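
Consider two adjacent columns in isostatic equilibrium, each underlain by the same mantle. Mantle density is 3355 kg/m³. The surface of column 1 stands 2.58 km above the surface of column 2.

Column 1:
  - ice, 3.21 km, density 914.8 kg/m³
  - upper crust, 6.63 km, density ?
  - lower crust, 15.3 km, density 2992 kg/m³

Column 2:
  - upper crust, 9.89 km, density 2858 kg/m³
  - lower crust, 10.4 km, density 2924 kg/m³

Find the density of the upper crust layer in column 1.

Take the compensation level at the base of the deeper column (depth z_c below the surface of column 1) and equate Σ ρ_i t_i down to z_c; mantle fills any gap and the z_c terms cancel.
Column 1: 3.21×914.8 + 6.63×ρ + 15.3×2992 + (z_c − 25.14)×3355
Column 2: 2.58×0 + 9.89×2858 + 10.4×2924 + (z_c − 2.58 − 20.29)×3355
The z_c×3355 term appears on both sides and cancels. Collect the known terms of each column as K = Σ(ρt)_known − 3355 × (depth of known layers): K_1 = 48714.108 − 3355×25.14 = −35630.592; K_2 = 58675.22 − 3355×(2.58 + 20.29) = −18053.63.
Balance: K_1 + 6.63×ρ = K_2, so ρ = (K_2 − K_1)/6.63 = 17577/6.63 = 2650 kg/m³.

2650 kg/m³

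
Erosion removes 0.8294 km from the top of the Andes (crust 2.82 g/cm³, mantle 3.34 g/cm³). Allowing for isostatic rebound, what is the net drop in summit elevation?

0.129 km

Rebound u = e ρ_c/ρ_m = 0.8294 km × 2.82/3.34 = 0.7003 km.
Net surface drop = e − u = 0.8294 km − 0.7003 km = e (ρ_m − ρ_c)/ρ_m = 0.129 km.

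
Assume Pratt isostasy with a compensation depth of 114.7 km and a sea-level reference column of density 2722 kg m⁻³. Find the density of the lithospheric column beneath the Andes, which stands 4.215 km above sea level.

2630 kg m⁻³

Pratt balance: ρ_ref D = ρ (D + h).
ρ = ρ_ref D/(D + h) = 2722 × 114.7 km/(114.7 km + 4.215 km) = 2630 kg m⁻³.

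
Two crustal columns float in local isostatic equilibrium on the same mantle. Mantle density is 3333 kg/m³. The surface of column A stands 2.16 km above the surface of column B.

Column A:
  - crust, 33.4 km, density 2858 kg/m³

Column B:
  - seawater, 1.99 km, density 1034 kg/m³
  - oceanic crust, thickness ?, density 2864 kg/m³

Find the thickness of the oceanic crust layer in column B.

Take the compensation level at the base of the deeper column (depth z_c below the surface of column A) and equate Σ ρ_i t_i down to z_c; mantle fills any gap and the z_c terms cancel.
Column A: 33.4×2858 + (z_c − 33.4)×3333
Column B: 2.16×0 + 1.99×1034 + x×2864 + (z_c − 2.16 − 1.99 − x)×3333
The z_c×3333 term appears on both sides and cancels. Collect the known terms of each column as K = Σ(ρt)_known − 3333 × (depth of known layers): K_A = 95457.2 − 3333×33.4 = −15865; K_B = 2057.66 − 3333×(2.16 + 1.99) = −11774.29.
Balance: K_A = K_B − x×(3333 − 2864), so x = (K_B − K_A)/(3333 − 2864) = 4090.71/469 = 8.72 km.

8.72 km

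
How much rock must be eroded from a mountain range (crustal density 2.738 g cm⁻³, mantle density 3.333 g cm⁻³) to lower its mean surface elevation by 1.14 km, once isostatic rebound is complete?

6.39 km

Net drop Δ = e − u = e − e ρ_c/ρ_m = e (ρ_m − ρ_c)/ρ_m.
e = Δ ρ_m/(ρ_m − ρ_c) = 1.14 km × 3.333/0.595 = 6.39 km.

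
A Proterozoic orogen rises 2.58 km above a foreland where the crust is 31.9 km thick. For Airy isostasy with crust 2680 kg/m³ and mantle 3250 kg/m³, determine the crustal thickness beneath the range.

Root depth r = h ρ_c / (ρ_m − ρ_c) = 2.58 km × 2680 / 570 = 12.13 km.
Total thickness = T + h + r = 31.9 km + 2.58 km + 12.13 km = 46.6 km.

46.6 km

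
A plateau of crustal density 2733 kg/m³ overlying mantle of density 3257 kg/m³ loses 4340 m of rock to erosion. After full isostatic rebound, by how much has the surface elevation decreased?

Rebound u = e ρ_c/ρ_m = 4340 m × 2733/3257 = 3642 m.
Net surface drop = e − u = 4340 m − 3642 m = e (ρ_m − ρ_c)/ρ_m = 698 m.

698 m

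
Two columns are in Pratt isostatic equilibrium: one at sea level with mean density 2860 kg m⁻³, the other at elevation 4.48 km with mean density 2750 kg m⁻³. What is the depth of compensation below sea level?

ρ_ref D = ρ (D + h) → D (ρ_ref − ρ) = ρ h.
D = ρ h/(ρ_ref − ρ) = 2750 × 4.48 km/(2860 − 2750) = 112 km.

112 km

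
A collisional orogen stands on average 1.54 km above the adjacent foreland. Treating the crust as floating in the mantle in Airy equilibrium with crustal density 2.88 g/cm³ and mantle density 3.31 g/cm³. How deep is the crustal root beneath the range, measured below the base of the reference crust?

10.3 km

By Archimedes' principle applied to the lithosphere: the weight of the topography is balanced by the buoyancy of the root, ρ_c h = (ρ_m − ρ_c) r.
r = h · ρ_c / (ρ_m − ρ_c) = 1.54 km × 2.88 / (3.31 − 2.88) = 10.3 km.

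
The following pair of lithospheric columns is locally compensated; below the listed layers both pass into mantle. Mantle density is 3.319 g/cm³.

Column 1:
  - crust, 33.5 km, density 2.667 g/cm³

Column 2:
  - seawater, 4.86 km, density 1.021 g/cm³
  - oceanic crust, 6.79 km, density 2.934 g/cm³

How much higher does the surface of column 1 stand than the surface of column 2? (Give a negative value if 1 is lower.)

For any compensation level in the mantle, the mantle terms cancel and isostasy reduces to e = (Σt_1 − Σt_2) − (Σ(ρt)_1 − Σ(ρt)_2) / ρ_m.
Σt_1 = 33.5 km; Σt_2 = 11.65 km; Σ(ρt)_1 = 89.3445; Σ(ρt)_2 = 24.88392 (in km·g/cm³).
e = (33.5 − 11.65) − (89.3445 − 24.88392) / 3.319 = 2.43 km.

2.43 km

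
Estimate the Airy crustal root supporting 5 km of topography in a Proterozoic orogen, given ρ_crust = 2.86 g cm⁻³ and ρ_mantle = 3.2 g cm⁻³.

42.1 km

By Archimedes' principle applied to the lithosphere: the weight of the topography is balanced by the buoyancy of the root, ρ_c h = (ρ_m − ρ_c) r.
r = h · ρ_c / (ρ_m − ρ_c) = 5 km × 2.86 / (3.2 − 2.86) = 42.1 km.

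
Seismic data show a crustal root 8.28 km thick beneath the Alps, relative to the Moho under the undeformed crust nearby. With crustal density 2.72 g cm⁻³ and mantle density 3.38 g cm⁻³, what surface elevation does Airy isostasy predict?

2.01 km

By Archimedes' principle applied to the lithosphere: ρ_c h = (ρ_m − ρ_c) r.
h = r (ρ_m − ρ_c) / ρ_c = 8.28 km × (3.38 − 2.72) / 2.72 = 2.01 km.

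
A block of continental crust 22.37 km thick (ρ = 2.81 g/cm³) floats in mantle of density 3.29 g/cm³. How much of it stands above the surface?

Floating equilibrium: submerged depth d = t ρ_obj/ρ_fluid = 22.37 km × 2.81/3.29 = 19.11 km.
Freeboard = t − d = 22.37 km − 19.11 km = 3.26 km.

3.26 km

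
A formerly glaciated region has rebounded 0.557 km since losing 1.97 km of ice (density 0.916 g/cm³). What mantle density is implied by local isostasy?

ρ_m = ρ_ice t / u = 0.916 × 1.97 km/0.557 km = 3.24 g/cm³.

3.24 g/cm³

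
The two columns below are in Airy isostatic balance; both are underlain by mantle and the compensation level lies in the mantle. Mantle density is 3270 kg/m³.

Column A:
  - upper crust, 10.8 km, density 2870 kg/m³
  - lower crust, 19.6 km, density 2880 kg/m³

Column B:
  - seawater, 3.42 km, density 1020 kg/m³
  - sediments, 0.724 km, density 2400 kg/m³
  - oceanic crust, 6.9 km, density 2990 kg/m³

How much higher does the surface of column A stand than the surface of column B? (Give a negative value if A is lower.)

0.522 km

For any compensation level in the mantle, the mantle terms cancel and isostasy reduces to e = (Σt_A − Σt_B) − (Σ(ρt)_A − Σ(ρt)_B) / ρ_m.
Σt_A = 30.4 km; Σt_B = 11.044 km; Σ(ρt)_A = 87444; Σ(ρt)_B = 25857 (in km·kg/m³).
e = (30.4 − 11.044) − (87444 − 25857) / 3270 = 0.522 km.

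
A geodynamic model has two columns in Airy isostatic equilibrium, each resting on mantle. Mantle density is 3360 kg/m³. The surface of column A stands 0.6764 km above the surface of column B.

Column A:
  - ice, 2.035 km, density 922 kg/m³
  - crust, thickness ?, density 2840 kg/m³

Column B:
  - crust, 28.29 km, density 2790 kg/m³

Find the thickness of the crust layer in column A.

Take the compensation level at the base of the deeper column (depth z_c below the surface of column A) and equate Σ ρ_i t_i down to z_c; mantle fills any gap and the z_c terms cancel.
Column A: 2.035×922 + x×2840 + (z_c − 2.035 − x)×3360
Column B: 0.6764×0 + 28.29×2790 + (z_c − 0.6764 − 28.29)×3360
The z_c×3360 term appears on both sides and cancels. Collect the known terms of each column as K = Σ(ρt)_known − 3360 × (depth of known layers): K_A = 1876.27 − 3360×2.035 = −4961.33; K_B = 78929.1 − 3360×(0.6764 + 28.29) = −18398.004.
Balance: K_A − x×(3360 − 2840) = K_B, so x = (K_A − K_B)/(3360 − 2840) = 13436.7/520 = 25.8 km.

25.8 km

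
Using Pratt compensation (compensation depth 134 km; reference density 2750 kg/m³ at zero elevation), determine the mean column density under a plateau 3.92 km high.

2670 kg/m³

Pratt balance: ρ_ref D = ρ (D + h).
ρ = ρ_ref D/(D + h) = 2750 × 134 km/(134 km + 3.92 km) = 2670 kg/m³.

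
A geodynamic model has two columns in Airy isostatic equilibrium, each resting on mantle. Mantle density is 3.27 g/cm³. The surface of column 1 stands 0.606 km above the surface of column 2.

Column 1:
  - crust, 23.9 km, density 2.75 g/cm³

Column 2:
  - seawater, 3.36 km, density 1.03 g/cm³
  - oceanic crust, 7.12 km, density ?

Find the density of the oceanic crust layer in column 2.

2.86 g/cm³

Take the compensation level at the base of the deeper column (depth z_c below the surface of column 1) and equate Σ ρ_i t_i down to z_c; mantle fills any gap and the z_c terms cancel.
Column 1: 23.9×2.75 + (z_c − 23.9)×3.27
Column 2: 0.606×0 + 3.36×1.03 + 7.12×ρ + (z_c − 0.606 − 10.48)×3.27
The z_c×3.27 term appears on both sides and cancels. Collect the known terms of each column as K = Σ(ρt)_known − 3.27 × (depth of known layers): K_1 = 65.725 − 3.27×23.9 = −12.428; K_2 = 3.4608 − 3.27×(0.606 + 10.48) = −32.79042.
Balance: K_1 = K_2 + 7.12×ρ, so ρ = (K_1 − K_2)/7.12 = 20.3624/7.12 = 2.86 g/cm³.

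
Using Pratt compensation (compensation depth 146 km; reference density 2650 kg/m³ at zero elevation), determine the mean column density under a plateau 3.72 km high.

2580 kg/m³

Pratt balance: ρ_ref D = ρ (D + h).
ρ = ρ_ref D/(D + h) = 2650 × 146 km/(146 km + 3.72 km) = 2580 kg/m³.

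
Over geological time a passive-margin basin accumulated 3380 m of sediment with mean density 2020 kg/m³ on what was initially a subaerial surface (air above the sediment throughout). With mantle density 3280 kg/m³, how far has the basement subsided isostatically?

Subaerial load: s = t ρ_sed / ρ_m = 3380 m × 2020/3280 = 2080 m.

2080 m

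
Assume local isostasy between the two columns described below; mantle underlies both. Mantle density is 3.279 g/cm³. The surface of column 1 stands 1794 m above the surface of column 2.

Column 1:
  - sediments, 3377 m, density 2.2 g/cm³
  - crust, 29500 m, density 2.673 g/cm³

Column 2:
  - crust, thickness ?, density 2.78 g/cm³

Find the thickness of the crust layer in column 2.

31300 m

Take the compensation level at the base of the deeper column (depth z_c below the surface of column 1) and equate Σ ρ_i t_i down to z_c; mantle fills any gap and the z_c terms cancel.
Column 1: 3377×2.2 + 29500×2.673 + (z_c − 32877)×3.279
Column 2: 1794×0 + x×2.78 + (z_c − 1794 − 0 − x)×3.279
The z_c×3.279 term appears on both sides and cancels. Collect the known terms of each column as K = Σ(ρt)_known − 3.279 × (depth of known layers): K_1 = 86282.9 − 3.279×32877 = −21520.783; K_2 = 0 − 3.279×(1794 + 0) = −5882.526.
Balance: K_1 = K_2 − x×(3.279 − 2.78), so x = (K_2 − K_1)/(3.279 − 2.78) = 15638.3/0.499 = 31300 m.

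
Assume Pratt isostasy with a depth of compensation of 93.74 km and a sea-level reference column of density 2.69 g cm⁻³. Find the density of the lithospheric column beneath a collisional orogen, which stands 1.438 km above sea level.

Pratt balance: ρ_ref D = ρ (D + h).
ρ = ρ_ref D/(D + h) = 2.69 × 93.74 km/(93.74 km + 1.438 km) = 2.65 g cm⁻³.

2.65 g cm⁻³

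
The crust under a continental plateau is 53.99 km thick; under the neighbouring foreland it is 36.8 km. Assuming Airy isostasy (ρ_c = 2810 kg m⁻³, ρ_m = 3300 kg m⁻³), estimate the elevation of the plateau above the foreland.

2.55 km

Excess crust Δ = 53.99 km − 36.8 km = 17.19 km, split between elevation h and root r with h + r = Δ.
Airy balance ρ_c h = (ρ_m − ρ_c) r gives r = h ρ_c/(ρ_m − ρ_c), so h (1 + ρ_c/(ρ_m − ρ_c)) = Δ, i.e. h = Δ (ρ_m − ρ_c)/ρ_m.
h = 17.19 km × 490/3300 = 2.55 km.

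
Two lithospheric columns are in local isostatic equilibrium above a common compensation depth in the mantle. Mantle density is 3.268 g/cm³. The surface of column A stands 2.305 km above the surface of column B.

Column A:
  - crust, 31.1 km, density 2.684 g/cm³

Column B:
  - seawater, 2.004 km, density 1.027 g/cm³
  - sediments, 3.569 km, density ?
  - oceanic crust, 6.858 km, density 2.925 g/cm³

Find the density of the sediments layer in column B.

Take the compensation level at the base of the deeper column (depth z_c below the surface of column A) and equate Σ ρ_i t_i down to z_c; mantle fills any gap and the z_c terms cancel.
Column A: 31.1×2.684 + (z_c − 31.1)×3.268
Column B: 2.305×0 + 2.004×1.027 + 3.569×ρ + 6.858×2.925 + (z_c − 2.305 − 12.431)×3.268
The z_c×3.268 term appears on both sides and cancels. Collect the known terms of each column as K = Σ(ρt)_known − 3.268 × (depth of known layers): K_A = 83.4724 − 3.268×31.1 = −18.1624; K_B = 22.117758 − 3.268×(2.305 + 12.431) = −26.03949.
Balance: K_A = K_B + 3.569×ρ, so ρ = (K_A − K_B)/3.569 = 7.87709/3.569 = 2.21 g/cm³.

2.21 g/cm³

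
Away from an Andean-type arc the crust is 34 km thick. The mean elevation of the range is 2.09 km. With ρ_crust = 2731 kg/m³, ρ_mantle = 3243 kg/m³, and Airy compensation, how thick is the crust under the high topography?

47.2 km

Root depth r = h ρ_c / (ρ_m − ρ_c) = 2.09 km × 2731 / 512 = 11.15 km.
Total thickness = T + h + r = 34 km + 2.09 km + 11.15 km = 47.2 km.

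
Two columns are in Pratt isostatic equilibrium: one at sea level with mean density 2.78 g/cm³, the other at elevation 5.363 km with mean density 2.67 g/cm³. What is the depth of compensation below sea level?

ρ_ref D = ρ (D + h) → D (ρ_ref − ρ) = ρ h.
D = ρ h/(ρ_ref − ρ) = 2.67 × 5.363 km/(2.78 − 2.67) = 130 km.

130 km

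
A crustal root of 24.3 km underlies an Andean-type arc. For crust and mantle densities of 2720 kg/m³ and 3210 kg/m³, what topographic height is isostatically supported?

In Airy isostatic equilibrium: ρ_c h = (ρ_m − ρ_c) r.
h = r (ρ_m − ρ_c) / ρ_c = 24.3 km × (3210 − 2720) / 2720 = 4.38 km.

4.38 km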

• • •

▶ EXERCISE DESCRIPTION: Within the listing above, tally the lines where the word "same" occurs and write only the total.

▶ EXERCISE SOLUTION: 2